Every line that contains the word "What" should be copied from the records below.
═══ LISTED RECORDS
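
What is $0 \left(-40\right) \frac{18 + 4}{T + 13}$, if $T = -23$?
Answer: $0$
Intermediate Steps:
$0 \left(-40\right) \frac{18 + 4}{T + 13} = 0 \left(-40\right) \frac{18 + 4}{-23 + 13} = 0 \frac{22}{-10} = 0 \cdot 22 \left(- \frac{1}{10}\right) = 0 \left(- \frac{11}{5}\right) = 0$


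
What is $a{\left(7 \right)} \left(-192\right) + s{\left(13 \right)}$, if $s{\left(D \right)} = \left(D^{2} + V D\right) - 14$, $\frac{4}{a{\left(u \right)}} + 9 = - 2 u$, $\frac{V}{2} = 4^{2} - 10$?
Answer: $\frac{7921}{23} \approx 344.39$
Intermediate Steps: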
══════
═══ LISTED RECORDS
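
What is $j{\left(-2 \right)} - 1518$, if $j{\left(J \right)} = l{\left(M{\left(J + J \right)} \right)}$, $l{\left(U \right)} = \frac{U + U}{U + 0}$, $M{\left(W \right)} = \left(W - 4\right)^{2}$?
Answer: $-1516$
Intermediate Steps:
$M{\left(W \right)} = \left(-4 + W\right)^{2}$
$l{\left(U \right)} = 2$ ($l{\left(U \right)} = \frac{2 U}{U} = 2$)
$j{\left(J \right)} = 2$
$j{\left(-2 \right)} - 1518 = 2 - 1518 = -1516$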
══════
▶ _RESULT FOR THIS TASK_
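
What is $0 \left(-40\right) \frac{18 + 4}{T + 13}$, if $T = -23$?
What is $a{\left(7 \right)} \left(-192\right) + s{\left(13 \right)}$, if $s{\left(D \right)} = \left(D^{2} + V D\right) - 14$, $\frac{4}{a{\left(u \right)}} + 9 = - 2 u$, $\frac{V}{2} = 4^{2} - 10$?
What is $j{\left(-2 \right)} - 1518$, if $j{\left(J \right)} = l{\left(M{\left(J + J \right)} \right)}$, $l{\left(U \right)} = \frac{U + U}{U + 0}$, $M{\left(W \right)} = \left(W - 4\right)^{2}$?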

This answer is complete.